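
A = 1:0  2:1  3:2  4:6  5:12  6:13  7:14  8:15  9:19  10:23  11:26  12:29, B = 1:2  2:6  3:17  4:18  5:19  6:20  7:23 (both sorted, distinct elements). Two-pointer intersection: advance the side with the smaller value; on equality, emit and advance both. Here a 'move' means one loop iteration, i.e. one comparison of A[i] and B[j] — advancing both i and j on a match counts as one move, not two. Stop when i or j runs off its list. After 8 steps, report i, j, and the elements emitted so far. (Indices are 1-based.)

i=1 j=1: 0<2, i++
i=2 j=1: 1<2, i++
i=3 j=1: 2==2 emit, i++,j++
i=4 j=2: 6==6 emit, i++,j++
i=5 j=3: 12<17, i++
i=6 j=3: 13<17, i++
i=7 j=3: 14<17, i++
i=8 j=3: 15<17, i++

i=9, j=3, emitted=[2, 6]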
::::::
— Exercise brief —
Return the whole listing exactly.

— Solution to this exercise —
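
A = 1:0  2:1  3:2  4:6  5:12  6:13  7:14  8:15  9:19  10:23  11:26  12:29, B = 1:2  2:6  3:17  4:18  5:19  6:20  7:23 (both sorted, distinct elements). Two-pointer intersection: advance the side with the smaller value; on equality, emit and advance both. Here a 'move' means one loop iteration, i.e. one comparison of A[i] and B[j] — advancing both i and j on a match counts as one move, not two. Stop when i or j runs off its list. After 8 steps, report i, j, and the elements emitted so far. (Indices are 1-based.)

i=1 j=1: 0<2, i++
i=2 j=1: 1<2, i++
i=3 j=1: 2==2 emit, i++,j++
i=4 j=2: 6==6 emit, i++,j++
i=5 j=3: 12<17, i++
i=6 j=3: 13<17, i++
i=7 j=3: 14<17, i++
i=8 j=3: 15<17, i++

i=9, j=3, emitted=[2, 6]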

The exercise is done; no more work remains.